| To do |
Whenever a line in the records below contains "Take", pick it out.

[Stored items]
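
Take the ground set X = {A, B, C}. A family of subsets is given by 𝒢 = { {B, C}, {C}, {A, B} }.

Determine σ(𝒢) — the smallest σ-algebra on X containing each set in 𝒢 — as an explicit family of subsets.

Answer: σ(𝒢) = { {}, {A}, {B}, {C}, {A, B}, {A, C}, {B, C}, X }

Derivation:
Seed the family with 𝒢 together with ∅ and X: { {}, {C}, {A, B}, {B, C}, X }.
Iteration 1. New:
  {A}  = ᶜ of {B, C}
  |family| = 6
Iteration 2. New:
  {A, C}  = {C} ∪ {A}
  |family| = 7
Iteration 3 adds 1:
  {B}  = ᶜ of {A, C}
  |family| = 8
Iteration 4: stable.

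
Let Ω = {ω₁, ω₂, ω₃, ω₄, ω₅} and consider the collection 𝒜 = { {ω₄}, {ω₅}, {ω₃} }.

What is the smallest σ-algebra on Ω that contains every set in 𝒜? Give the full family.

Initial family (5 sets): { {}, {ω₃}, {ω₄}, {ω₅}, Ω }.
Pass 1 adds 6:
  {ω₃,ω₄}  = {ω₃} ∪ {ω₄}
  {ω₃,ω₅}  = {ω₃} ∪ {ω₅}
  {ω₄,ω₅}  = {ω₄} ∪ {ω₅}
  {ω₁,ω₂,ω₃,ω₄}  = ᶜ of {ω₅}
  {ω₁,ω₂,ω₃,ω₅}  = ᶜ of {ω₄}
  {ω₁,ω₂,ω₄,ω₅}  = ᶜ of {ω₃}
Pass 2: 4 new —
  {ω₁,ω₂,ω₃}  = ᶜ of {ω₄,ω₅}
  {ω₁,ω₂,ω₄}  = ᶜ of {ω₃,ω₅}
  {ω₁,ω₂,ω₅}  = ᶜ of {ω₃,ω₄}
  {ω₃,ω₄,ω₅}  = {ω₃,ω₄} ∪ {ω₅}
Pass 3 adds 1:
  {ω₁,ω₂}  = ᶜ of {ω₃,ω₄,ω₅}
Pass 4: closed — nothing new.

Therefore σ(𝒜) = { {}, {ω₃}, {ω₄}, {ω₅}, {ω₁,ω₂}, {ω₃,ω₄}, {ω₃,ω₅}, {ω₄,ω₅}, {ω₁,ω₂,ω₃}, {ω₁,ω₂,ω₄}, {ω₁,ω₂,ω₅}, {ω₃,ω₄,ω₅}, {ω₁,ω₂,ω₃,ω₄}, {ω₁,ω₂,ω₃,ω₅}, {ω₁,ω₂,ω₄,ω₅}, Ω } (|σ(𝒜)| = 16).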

==

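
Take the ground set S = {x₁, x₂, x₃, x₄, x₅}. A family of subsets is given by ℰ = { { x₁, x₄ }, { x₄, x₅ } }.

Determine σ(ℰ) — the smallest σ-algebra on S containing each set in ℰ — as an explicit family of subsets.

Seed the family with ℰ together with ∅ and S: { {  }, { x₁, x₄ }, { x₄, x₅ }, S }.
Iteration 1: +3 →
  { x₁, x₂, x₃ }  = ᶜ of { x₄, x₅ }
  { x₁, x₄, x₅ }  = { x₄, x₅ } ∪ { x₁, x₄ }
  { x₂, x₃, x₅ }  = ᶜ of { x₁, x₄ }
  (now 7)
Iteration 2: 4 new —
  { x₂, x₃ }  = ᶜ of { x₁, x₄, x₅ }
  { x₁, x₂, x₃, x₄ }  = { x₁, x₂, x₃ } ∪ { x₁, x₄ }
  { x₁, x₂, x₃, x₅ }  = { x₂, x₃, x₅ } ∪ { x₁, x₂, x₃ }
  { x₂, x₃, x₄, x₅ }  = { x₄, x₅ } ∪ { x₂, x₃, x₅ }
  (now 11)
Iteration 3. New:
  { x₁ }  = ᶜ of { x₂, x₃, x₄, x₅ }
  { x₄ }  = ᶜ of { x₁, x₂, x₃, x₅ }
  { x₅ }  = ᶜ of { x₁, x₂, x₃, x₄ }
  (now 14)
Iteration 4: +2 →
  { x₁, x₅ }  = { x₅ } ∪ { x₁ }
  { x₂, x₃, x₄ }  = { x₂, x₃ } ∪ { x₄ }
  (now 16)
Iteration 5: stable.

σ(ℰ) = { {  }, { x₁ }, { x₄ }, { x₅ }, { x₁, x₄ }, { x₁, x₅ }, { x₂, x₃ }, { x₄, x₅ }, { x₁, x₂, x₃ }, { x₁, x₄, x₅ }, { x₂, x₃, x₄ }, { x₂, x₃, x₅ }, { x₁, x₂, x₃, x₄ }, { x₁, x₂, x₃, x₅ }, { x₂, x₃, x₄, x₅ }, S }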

| Answer |
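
Take the ground set X = {A, B, C}. A family of subsets is given by 𝒢 = { {B, C}, {C}, {A, B} }.
Take the ground set S = {x₁, x₂, x₃, x₄, x₅}. A family of subsets is given by ℰ = { { x₁, x₄ }, { x₄, x₅ } }.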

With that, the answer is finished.